Task details: Set down the records that follow in full and without changes.

Input data:

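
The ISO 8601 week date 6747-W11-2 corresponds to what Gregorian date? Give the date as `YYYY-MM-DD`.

ISO week 1 of 6747 is the week containing the first Thursday of 6747.
Week 11, day 2 (Tuesday) lands on 6747-03-11.

6747-03-11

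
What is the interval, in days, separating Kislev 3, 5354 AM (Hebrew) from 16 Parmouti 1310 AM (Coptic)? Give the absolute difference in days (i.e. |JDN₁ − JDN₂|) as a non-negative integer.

First date → JDN 2303222; second date → JDN 2303367.
The interval is |2303222 − 2303367| = 145 days.

145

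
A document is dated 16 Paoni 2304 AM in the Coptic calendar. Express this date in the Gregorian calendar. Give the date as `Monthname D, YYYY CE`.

Julian Day Number of the source date = 2666486.
Converting JDN 2666486 to the Gregorian calendar gives 27 June 2588 CE.

June 27, 2588 CE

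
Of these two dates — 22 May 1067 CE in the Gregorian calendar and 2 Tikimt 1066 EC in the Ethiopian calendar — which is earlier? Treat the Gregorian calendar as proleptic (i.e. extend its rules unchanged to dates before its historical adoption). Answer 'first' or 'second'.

First date → JDN 2110915; second date → JDN 2113243.
JDN 2110915 < JDN 2113243, so the first date is earlier.

first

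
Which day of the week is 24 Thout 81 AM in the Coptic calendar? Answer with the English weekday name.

Tuesday

This is JDN 1854273 (22 September 364 Gregorian).
JDN 1854273 mod 7 = 1, and JDN 0 was a Monday, so this is a Tuesday.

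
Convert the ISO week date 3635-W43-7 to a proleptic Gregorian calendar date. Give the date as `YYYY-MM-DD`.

3635-10-28

ISO week 1 of 3635 is the week containing the first Thursday of 3635.
Week 43, day 7 (Sunday) lands on 3635-10-28.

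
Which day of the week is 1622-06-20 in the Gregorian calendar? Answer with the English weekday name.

Monday

JDN 2313654 mod 7 = 0, and JDN 0 was a Monday, so this is a Monday.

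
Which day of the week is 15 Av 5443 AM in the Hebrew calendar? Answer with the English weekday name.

Saturday

This is JDN 2335982 (7 August 1683 Gregorian).
JDN 2335982 mod 7 = 5, and JDN 0 was a Monday, so this is a Saturday.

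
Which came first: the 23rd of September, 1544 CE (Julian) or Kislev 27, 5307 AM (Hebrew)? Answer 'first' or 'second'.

first

Converting both to JDN: 2285270 vs 2286059; the smaller is the first.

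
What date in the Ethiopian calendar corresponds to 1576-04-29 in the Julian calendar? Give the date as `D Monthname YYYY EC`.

4 Ginbot 1568 EC

The source date corresponds to 9 May 1576 in the proleptic Gregorian calendar (JDN 2296811).
That day falls on 4 Ginbot 1568 EC in the Ethiopian calendar.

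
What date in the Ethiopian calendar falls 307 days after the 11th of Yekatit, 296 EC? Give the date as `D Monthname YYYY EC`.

13 Tahsas 297 EC

Counting 307 days forward from JDN 1832130 reaches JDN 1832437, which is 13 Tahsas 297 EC.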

Answer:
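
The ISO 8601 week date 6747-W11-2 corresponds to what Gregorian date? Give the date as `YYYY-MM-DD`.

ISO week 1 of 6747 is the week containing the first Thursday of 6747.
Week 11, day 2 (Tuesday) lands on 6747-03-11.

6747-03-11

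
What is the interval, in days, separating Kislev 3, 5354 AM (Hebrew) from 16 Parmouti 1310 AM (Coptic)? Give the absolute difference in days (i.e. |JDN₁ − JDN₂|) as a non-negative integer.

First date → JDN 2303222; second date → JDN 2303367.
The interval is |2303222 − 2303367| = 145 days.

145

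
A document is dated 16 Paoni 2304 AM in the Coptic calendar. Express this date in the Gregorian calendar. Give the date as `Monthname D, YYYY CE`.

Julian Day Number of the source date = 2666486.
Converting JDN 2666486 to the Gregorian calendar gives 27 June 2588 CE.

June 27, 2588 CE

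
Of these two dates — 22 May 1067 CE in the Gregorian calendar and 2 Tikimt 1066 EC in the Ethiopian calendar — which is earlier? Treat the Gregorian calendar as proleptic (i.e. extend its rules unchanged to dates before its historical adoption). Answer 'first' or 'second'.

First date → JDN 2110915; second date → JDN 2113243.
JDN 2110915 < JDN 2113243, so the first date is earlier.

first

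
Which day of the week is 24 Thout 81 AM in the Coptic calendar? Answer with the English weekday name.

Tuesday

This is JDN 1854273 (22 September 364 Gregorian).
JDN 1854273 mod 7 = 1, and JDN 0 was a Monday, so this is a Tuesday.

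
Convert the ISO week date 3635-W43-7 to a proleptic Gregorian calendar date. Give the date as `YYYY-MM-DD`.

3635-10-28

ISO week 1 of 3635 is the week containing the first Thursday of 3635.
Week 43, day 7 (Sunday) lands on 3635-10-28.

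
Which day of the week is 1622-06-20 in the Gregorian calendar? Answer with the English weekday name.

Monday

JDN 2313654 mod 7 = 0, and JDN 0 was a Monday, so this is a Monday.

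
Which day of the week is 15 Av 5443 AM in the Hebrew calendar? Answer with the English weekday name.

Saturday

This is JDN 2335982 (7 August 1683 Gregorian).
JDN 2335982 mod 7 = 5, and JDN 0 was a Monday, so this is a Saturday.

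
Which came first: the 23rd of September, 1544 CE (Julian) or Kislev 27, 5307 AM (Hebrew)? Answer 'first' or 'second'.

first

Converting both to JDN: 2285270 vs 2286059; the smaller is the first.

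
What date in the Ethiopian calendar corresponds to 1576-04-29 in the Julian calendar? Give the date as `D Monthname YYYY EC`.

4 Ginbot 1568 EC

The source date corresponds to 9 May 1576 in the proleptic Gregorian calendar (JDN 2296811).
That day falls on 4 Ginbot 1568 EC in the Ethiopian calendar.

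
What date in the Ethiopian calendar falls 307 days after the 11th of Yekatit, 296 EC? Give the date as `D Monthname YYYY EC`.

13 Tahsas 297 EC

Counting 307 days forward from JDN 1832130 reaches JDN 1832437, which is 13 Tahsas 297 EC.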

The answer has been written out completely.